WORK TO COMPLETE |
Please copy out the entries below exactly, beginning with the line that contains "N6: box=[-19,-14,-8]..[0,2,18] children=[1, 4, 5]" and ending with the line that contains "Ray: origin (-31, -35, 41), direction", and include nothing outside that span.

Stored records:
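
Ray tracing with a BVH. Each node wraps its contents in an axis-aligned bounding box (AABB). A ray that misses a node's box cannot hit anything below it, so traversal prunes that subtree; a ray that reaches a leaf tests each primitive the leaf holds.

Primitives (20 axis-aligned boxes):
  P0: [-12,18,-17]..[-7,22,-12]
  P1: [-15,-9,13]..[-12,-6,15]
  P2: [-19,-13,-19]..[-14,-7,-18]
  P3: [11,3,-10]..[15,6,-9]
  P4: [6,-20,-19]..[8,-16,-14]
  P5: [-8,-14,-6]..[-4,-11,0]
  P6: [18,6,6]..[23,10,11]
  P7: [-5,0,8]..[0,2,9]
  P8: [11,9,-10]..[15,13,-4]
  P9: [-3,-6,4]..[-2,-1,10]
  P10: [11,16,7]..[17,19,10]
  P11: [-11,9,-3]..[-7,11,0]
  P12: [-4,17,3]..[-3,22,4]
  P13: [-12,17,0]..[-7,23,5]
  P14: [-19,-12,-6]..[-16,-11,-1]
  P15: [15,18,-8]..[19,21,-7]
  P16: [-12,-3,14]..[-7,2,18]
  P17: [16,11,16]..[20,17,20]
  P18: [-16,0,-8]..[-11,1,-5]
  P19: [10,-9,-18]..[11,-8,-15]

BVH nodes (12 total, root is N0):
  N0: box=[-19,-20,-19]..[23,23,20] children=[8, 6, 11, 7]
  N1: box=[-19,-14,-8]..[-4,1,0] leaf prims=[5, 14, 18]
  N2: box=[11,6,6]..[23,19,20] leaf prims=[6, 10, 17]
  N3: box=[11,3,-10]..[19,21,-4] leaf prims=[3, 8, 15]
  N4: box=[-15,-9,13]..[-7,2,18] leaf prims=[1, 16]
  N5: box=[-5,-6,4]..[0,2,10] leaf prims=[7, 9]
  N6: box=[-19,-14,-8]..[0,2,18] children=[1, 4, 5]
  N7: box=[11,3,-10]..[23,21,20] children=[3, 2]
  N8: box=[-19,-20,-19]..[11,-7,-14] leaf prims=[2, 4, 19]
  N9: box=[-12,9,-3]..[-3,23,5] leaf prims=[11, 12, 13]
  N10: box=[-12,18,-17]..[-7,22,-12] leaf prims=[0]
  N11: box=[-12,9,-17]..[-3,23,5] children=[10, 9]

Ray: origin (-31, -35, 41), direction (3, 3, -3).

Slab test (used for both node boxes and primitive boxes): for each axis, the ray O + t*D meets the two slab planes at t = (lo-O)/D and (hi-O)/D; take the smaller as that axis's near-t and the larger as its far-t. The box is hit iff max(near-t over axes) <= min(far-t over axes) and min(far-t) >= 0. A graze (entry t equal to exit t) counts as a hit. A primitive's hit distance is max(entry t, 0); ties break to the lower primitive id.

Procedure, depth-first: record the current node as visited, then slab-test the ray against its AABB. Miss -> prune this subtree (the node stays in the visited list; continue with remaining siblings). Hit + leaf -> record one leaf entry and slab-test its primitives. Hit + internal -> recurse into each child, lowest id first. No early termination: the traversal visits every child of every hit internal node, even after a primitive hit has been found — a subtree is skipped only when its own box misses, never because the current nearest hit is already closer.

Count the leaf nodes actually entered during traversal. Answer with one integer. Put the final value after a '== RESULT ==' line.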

* * *

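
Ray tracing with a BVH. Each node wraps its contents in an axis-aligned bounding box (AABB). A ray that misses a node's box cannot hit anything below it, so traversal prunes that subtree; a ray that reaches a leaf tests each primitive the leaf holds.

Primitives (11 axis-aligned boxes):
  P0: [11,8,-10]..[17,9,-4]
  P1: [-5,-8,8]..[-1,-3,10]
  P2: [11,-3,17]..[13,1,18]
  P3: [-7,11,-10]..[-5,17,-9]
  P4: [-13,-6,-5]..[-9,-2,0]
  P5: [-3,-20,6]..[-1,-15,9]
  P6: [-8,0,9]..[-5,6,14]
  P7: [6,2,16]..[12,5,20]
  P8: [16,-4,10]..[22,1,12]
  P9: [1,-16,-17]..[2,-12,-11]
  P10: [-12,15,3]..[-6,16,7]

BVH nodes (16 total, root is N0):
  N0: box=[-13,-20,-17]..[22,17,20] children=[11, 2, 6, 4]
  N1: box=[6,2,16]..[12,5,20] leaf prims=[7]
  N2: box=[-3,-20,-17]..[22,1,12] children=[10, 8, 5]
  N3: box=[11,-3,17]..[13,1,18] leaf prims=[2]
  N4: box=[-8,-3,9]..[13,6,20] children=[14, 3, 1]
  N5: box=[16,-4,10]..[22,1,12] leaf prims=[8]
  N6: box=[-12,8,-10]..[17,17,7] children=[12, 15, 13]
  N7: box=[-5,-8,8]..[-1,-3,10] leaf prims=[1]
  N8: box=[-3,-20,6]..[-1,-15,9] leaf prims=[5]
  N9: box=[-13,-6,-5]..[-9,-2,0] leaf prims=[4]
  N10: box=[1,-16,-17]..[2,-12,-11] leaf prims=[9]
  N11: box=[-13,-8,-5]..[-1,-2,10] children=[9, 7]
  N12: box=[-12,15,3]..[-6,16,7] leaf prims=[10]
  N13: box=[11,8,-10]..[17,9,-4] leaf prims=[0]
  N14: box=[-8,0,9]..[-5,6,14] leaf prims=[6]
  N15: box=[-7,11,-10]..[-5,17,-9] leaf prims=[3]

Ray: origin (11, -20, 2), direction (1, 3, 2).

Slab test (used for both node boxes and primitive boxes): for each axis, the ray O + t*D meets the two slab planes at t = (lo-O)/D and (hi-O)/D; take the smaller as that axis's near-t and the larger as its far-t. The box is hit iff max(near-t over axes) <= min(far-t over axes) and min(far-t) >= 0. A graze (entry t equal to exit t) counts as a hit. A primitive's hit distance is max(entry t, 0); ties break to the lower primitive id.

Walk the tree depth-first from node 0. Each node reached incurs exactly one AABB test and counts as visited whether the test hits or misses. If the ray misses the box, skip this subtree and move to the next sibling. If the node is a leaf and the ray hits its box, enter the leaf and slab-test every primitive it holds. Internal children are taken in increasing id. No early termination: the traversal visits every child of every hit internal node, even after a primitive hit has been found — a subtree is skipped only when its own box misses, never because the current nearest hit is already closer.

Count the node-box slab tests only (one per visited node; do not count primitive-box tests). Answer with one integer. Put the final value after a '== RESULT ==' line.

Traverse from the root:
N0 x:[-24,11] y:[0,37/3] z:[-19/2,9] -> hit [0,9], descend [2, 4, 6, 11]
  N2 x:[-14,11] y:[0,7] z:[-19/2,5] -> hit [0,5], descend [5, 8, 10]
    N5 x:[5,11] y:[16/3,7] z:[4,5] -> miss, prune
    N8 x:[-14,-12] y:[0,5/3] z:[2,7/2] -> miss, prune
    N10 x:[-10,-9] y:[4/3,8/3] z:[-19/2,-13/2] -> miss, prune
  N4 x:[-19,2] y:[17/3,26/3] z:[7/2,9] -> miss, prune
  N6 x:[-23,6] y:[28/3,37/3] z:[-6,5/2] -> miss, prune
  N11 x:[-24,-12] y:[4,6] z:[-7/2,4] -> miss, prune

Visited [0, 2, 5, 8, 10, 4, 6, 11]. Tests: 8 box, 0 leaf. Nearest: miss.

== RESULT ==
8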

TASK SOLUTION |
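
  N6: box=[-19,-14,-8]..[0,2,18] children=[1, 4, 5]
  N7: box=[11,3,-10]..[23,21,20] children=[3, 2]
  N8: box=[-19,-20,-19]..[11,-7,-14] leaf prims=[2, 4, 19]
  N9: box=[-12,9,-3]..[-3,23,5] leaf prims=[11, 12, 13]
  N10: box=[-12,18,-17]..[-7,22,-12] leaf prims=[0]
  N11: box=[-12,9,-17]..[-3,23,5] children=[10, 9]

Ray: origin (-31, -35, 41), direction (3, 3, -3).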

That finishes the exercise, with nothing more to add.